START Record excerpts

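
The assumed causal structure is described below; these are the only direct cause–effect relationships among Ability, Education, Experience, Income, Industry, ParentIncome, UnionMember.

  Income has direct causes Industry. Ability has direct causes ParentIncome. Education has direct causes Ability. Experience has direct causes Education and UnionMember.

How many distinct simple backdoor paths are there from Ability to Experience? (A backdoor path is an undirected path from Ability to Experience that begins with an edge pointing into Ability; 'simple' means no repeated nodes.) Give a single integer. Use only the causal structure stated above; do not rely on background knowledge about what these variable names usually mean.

0

A backdoor path from Ability to Experience is any simple undirected path whose first edge points into Ability (i.e. leaves Ability via a parent).
Parents of Ability: {ParentIncome}.
No simple path from any parent of Ability reaches Experience without revisiting Ability, so there are no backdoor paths.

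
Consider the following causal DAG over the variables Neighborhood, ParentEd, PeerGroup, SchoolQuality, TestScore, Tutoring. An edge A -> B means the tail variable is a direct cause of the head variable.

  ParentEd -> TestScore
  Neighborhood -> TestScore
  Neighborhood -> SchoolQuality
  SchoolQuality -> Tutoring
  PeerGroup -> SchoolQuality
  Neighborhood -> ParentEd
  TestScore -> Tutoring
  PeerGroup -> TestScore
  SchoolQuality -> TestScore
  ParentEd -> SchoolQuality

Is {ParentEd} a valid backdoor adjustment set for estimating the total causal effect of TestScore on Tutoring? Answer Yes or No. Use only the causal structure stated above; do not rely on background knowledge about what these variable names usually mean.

No

Backdoor paths from TestScore to Tutoring (paths whose first edge points into TestScore):
  P1: TestScore <- PeerGroup -> SchoolQuality -> Tutoring
  P2: TestScore <- Neighborhood -> ParentEd -> SchoolQuality -> Tutoring
  P3: TestScore <- Neighborhood -> SchoolQuality -> Tutoring
  P4: TestScore <- ParentEd <- Neighborhood -> SchoolQuality -> Tutoring
  P5: TestScore <- ParentEd -> SchoolQuality -> Tutoring
  P6: TestScore <- SchoolQuality -> Tutoring
Condition 1 (no descendant of TestScore in the set): holds — descendants of TestScore are {Tutoring}; none are in {ParentEd}.
Condition 2 (every backdoor path blocked by {ParentEd}):
  P1: open — no interior node is in the conditioning set.
  P2: blocked at chain node ParentEd ∈ conditioning set.
  P3: open — no interior node is in the conditioning set.
  P4: blocked at chain node ParentEd ∈ conditioning set.
  P5: blocked at fork node ParentEd ∈ conditioning set.
  P6: open — no interior node is in the conditioning set.
{ParentEd} does not satisfy the backdoor criterion.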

END Record excerpts

**Brief:** Work out how many lines above have the string "UnionMember" in them, and give only the number.

**The completed task:** 2